Exercise: Find "Two well-mixed tanks" and "A blending tank" in the records below. Copy the lines holding them and every line between, exactly, and no others.

(Stored data entries)
Segment Open

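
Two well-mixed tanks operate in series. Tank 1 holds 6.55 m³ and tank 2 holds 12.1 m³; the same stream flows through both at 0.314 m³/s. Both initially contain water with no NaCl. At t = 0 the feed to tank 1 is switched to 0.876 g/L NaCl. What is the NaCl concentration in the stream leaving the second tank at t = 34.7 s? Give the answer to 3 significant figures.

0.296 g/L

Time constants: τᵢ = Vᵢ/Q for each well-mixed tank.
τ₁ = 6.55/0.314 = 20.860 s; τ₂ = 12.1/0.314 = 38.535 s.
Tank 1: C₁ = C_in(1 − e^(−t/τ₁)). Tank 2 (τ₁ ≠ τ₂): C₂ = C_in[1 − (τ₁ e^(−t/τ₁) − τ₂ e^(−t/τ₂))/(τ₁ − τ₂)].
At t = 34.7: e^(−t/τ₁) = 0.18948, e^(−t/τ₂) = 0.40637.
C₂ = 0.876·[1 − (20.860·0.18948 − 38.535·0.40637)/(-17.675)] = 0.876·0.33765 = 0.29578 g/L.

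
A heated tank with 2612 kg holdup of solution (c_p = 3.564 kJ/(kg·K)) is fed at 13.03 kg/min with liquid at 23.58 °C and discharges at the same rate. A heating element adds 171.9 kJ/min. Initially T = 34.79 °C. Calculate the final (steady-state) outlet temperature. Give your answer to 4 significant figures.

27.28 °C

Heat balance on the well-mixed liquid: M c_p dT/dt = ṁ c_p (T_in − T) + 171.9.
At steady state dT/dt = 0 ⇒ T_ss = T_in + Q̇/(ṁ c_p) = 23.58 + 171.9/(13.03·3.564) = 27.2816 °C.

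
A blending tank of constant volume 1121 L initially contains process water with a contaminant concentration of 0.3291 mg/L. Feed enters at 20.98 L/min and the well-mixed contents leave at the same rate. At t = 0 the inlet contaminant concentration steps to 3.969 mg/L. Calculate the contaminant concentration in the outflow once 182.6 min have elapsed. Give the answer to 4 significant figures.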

Segment Closed
Segment Open

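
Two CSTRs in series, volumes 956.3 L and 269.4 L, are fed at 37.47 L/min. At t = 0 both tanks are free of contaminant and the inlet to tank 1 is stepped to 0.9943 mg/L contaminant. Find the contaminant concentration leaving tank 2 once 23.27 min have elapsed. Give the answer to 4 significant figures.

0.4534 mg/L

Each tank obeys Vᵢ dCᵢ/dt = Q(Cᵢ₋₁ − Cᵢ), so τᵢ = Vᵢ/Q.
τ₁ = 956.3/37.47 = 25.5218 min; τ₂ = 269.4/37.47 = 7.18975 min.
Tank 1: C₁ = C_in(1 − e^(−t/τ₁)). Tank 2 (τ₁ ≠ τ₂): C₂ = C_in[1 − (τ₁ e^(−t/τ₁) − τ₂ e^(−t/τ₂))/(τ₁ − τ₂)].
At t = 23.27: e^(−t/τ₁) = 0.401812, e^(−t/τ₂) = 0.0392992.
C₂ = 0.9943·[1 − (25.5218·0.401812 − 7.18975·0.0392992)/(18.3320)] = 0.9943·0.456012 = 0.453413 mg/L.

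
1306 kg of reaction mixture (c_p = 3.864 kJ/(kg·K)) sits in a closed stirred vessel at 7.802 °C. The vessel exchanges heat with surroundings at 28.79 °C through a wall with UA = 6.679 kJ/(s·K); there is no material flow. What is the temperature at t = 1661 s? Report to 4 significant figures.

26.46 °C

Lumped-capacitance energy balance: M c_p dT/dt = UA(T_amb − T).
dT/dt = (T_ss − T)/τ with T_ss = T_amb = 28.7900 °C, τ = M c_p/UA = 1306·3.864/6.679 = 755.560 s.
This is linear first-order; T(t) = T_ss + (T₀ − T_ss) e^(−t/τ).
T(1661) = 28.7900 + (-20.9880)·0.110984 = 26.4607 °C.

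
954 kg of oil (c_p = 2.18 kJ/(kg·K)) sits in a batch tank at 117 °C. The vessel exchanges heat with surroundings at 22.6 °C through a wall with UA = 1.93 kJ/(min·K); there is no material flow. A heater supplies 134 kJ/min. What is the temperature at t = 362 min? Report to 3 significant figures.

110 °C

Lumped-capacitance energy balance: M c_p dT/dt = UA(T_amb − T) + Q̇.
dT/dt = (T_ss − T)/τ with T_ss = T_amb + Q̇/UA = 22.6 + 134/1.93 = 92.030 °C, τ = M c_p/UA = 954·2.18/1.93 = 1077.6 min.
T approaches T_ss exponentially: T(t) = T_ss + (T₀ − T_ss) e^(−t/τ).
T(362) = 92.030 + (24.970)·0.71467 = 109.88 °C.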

Segment Closed

Exercise result:
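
Two well-mixed tanks operate in series. Tank 1 holds 6.55 m³ and tank 2 holds 12.1 m³; the same stream flows through both at 0.314 m³/s. Both initially contain water with no NaCl. At t = 0 the feed to tank 1 is switched to 0.876 g/L NaCl. What is the NaCl concentration in the stream leaving the second tank at t = 34.7 s? Give the answer to 3 significant figures.

0.296 g/L

Time constants: τᵢ = Vᵢ/Q for each well-mixed tank.
τ₁ = 6.55/0.314 = 20.860 s; τ₂ = 12.1/0.314 = 38.535 s.
Tank 1: C₁ = C_in(1 − e^(−t/τ₁)). Tank 2 (τ₁ ≠ τ₂): C₂ = C_in[1 − (τ₁ e^(−t/τ₁) − τ₂ e^(−t/τ₂))/(τ₁ − τ₂)].
At t = 34.7: e^(−t/τ₁) = 0.18948, e^(−t/τ₂) = 0.40637.
C₂ = 0.876·[1 − (20.860·0.18948 − 38.535·0.40637)/(-17.675)] = 0.876·0.33765 = 0.29578 g/L.

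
A heated tank with 2612 kg holdup of solution (c_p = 3.564 kJ/(kg·K)) is fed at 13.03 kg/min with liquid at 23.58 °C and discharges at the same rate. A heating element adds 171.9 kJ/min. Initially T = 34.79 °C. Calculate the final (steady-state) outlet temperature. Give your answer to 4 significant figures.

27.28 °C

Heat balance on the well-mixed liquid: M c_p dT/dt = ṁ c_p (T_in − T) + 171.9.
At steady state dT/dt = 0 ⇒ T_ss = T_in + Q̇/(ṁ c_p) = 23.58 + 171.9/(13.03·3.564) = 27.2816 °C.

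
A blending tank of constant volume 1121 L initially contains process water with a contaminant concentration of 0.3291 mg/L. Feed enters at 20.98 L/min and the well-mixed contents leave at the same rate. At t = 0 the inlet contaminant concentration steps to 3.969 mg/L. Calculate the contaminant concentration in the outflow once 182.6 min have elapsed. Give the answer to 4 significant figures.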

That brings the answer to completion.